In the entries below, tally the lines that contain the string "inputs", then state that number alone.

(EXERCISE DATA)

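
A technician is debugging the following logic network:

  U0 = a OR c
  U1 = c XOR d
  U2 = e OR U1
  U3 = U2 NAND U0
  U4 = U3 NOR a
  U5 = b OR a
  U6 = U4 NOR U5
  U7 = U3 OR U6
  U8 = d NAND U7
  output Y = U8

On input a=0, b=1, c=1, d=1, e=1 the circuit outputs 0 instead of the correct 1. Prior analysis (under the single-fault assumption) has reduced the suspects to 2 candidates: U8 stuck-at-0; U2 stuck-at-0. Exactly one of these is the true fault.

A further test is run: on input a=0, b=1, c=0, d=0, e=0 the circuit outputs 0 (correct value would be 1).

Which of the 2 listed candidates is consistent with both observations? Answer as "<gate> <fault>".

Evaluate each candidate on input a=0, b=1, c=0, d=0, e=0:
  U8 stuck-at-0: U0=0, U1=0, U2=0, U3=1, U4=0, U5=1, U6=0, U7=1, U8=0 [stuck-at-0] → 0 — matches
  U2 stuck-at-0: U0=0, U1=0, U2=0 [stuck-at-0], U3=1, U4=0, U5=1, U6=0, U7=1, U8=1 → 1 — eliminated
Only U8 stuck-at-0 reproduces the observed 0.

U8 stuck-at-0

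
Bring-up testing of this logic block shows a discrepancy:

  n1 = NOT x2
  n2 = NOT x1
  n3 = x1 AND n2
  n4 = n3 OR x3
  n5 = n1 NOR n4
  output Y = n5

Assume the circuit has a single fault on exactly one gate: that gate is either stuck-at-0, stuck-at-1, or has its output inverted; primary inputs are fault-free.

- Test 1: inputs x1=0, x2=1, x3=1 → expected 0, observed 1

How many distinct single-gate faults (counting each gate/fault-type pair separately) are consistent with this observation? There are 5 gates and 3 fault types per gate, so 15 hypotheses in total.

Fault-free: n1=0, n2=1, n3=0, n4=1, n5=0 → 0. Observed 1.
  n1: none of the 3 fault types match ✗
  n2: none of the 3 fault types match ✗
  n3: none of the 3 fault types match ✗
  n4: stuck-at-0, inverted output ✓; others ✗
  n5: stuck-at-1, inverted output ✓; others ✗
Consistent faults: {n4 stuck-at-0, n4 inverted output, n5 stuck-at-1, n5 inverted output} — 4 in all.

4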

(End EXERCISE DATA)

**OUTPUT**
2